*Task objective*: Write the records out once more, so that nothing differs from the original.

(Items listed in a dataset)
-*-*-
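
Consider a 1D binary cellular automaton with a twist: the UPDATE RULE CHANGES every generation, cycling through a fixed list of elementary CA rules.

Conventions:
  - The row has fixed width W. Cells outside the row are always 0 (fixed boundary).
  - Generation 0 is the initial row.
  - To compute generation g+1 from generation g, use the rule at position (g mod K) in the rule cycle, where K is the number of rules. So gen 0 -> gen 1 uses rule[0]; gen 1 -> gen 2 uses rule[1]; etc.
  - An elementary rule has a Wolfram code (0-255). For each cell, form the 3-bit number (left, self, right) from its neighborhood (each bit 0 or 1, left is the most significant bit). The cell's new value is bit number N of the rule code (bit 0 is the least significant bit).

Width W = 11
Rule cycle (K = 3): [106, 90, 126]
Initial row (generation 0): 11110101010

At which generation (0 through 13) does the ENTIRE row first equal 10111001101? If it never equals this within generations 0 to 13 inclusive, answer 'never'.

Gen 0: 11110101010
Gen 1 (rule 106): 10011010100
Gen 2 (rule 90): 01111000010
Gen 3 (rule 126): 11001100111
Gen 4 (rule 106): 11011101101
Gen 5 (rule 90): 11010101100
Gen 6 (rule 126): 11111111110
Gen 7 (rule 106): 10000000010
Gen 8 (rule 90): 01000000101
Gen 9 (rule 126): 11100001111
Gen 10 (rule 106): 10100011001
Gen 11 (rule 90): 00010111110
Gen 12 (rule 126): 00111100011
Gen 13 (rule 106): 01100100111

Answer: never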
-*-*-
*Answer box*:
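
Consider a 1D binary cellular automaton with a twist: the UPDATE RULE CHANGES every generation, cycling through a fixed list of elementary CA rules.

Conventions:
  - The row has fixed width W. Cells outside the row are always 0 (fixed boundary).
  - Generation 0 is the initial row.
  - To compute generation g+1 from generation g, use the rule at position (g mod K) in the rule cycle, where K is the number of rules. So gen 0 -> gen 1 uses rule[0]; gen 1 -> gen 2 uses rule[1]; etc.
  - An elementary rule has a Wolfram code (0-255). For each cell, form the 3-bit number (left, self, right) from its neighborhood (each bit 0 or 1, left is the most significant bit). The cell's new value is bit number N of the rule code (bit 0 is the least significant bit).

Width W = 11
Rule cycle (K = 3): [106, 90, 126]
Initial row (generation 0): 11110101010

At which generation (0 through 13) does the ENTIRE row first equal 10111001101? If it never equals this within generations 0 to 13 inclusive, answer 'never'.

Gen 0: 11110101010
Gen 1 (rule 106): 10011010100
Gen 2 (rule 90): 01111000010
Gen 3 (rule 126): 11001100111
Gen 4 (rule 106): 11011101101
Gen 5 (rule 90): 11010101100
Gen 6 (rule 126): 11111111110
Gen 7 (rule 106): 10000000010
Gen 8 (rule 90): 01000000101
Gen 9 (rule 126): 11100001111
Gen 10 (rule 106): 10100011001
Gen 11 (rule 90): 00010111110
Gen 12 (rule 126): 00111100011
Gen 13 (rule 106): 01100100111

Answer: never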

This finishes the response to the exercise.